§ Exercise description
Repeat the entries exactly as they are written.

[Collected data entries]
····················
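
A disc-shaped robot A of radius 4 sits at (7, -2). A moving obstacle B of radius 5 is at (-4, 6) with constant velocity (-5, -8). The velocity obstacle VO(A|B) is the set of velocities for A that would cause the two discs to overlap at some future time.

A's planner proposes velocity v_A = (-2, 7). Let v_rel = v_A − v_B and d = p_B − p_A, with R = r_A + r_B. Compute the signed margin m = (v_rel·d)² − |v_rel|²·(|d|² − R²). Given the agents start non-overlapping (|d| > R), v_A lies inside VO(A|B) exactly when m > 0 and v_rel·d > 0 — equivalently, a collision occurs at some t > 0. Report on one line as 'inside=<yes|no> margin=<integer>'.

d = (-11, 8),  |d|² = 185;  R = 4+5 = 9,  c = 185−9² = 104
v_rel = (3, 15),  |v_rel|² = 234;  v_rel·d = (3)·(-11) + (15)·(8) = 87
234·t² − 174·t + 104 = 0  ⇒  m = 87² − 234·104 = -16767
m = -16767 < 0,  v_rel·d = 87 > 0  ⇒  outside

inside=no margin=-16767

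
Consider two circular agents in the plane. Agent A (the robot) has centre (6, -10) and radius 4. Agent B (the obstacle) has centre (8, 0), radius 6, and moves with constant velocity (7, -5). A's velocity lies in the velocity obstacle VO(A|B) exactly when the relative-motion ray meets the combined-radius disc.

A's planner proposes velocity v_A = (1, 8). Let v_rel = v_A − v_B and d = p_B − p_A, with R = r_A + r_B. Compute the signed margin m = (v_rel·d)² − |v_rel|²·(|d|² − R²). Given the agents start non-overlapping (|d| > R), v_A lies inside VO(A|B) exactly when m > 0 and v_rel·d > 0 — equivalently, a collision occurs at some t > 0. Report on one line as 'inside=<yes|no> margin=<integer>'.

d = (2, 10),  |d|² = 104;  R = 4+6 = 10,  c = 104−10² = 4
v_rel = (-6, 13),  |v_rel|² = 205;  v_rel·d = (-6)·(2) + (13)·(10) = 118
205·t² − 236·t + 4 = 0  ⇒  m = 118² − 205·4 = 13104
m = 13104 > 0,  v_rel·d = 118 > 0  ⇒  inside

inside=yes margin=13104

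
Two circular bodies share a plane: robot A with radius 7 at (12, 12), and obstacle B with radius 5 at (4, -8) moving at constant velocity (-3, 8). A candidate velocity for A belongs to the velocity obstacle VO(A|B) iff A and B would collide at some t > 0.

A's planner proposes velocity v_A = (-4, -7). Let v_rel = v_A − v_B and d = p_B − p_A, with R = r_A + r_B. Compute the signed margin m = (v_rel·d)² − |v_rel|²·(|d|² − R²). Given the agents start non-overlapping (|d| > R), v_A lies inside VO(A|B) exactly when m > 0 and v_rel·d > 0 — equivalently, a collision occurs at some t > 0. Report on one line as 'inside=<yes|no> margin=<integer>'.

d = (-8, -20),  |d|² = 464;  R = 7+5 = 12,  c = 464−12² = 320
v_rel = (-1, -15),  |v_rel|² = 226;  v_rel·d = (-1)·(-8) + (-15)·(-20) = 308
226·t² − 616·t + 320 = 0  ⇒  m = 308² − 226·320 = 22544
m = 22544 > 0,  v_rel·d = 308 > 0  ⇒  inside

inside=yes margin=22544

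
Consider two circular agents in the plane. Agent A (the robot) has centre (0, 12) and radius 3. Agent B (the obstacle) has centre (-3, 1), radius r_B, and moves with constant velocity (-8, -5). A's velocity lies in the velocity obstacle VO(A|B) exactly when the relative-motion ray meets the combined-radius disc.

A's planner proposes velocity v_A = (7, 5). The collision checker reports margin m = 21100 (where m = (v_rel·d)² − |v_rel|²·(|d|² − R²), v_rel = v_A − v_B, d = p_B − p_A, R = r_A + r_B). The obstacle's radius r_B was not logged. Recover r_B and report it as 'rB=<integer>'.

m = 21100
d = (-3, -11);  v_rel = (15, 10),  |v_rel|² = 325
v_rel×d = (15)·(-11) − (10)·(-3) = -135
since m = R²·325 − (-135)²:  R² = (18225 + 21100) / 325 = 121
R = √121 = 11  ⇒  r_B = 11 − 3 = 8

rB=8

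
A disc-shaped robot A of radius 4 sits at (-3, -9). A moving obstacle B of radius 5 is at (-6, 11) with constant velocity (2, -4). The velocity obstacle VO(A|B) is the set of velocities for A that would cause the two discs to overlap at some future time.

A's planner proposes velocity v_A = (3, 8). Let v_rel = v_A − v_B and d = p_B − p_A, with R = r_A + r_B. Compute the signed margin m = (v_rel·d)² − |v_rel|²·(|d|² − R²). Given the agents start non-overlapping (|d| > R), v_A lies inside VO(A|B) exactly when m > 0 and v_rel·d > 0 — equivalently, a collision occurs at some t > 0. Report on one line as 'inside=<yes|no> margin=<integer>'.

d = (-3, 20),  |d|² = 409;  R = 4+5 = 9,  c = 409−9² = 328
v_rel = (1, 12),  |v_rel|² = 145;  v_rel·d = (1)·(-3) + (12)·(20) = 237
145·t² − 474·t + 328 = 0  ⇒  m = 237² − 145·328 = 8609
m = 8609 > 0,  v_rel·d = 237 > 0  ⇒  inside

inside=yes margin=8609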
····················
§ Your response
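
A disc-shaped robot A of radius 4 sits at (7, -2). A moving obstacle B of radius 5 is at (-4, 6) with constant velocity (-5, -8). The velocity obstacle VO(A|B) is the set of velocities for A that would cause the two discs to overlap at some future time.

A's planner proposes velocity v_A = (-2, 7). Let v_rel = v_A − v_B and d = p_B − p_A, with R = r_A + r_B. Compute the signed margin m = (v_rel·d)² − |v_rel|²·(|d|² − R²). Given the agents start non-overlapping (|d| > R), v_A lies inside VO(A|B) exactly when m > 0 and v_rel·d > 0 — equivalently, a collision occurs at some t > 0. Report on one line as 'inside=<yes|no> margin=<integer>'.

d = (-11, 8),  |d|² = 185;  R = 4+5 = 9,  c = 185−9² = 104
v_rel = (3, 15),  |v_rel|² = 234;  v_rel·d = (3)·(-11) + (15)·(8) = 87
234·t² − 174·t + 104 = 0  ⇒  m = 87² − 234·104 = -16767
m = -16767 < 0,  v_rel·d = 87 > 0  ⇒  outside

inside=no margin=-16767

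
Consider two circular agents in the plane. Agent A (the robot) has centre (6, -10) and radius 4. Agent B (the obstacle) has centre (8, 0), radius 6, and moves with constant velocity (7, -5). A's velocity lies in the velocity obstacle VO(A|B) exactly when the relative-motion ray meets the combined-radius disc.

A's planner proposes velocity v_A = (1, 8). Let v_rel = v_A − v_B and d = p_B − p_A, with R = r_A + r_B. Compute the signed margin m = (v_rel·d)² − |v_rel|²·(|d|² − R²). Given the agents start non-overlapping (|d| > R), v_A lies inside VO(A|B) exactly when m > 0 and v_rel·d > 0 — equivalently, a collision occurs at some t > 0. Report on one line as 'inside=<yes|no> margin=<integer>'.

d = (2, 10),  |d|² = 104;  R = 4+6 = 10,  c = 104−10² = 4
v_rel = (-6, 13),  |v_rel|² = 205;  v_rel·d = (-6)·(2) + (13)·(10) = 118
205·t² − 236·t + 4 = 0  ⇒  m = 118² − 205·4 = 13104
m = 13104 > 0,  v_rel·d = 118 > 0  ⇒  inside

inside=yes margin=13104

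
Two circular bodies share a plane: robot A with radius 7 at (12, 12), and obstacle B with radius 5 at (4, -8) moving at constant velocity (-3, 8). A candidate velocity for A belongs to the velocity obstacle VO(A|B) iff A and B would collide at some t > 0.

A's planner proposes velocity v_A = (-4, -7). Let v_rel = v_A − v_B and d = p_B − p_A, with R = r_A + r_B. Compute the signed margin m = (v_rel·d)² − |v_rel|²·(|d|² − R²). Given the agents start non-overlapping (|d| > R), v_A lies inside VO(A|B) exactly when m > 0 and v_rel·d > 0 — equivalently, a collision occurs at some t > 0. Report on one line as 'inside=<yes|no> margin=<integer>'.

d = (-8, -20),  |d|² = 464;  R = 7+5 = 12,  c = 464−12² = 320
v_rel = (-1, -15),  |v_rel|² = 226;  v_rel·d = (-1)·(-8) + (-15)·(-20) = 308
226·t² − 616·t + 320 = 0  ⇒  m = 308² − 226·320 = 22544
m = 22544 > 0,  v_rel·d = 308 > 0  ⇒  inside

inside=yes margin=22544

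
Consider two circular agents in the plane. Agent A (the robot) has centre (0, 12) and radius 3. Agent B (the obstacle) has centre (-3, 1), radius r_B, and moves with constant velocity (-8, -5). A's velocity lies in the velocity obstacle VO(A|B) exactly when the relative-motion ray meets the combined-radius disc.

A's planner proposes velocity v_A = (7, 5). The collision checker reports margin m = 21100 (where m = (v_rel·d)² − |v_rel|²·(|d|² − R²), v_rel = v_A − v_B, d = p_B − p_A, R = r_A + r_B). The obstacle's radius r_B was not logged. Recover r_B and report it as 'rB=<integer>'.

m = 21100
d = (-3, -11);  v_rel = (15, 10),  |v_rel|² = 325
v_rel×d = (15)·(-11) − (10)·(-3) = -135
since m = R²·325 − (-135)²:  R² = (18225 + 21100) / 325 = 121
R = √121 = 11  ⇒  r_B = 11 − 3 = 8

rB=8

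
A disc-shaped robot A of radius 4 sits at (-3, -9). A moving obstacle B of radius 5 is at (-6, 11) with constant velocity (2, -4). The velocity obstacle VO(A|B) is the set of velocities for A that would cause the two discs to overlap at some future time.

A's planner proposes velocity v_A = (3, 8). Let v_rel = v_A − v_B and d = p_B − p_A, with R = r_A + r_B. Compute the signed margin m = (v_rel·d)² − |v_rel|²·(|d|² − R²). Given the agents start non-overlapping (|d| > R), v_A lies inside VO(A|B) exactly when m > 0 and v_rel·d > 0 — equivalently, a collision occurs at some t > 0. Report on one line as 'inside=<yes|no> margin=<integer>'.

d = (-3, 20),  |d|² = 409;  R = 4+5 = 9,  c = 409−9² = 328
v_rel = (1, 12),  |v_rel|² = 145;  v_rel·d = (1)·(-3) + (12)·(20) = 237
145·t² − 474·t + 328 = 0  ⇒  m = 237² − 145·328 = 8609
m = 8609 > 0,  v_rel·d = 237 > 0  ⇒  inside

inside=yes margin=8609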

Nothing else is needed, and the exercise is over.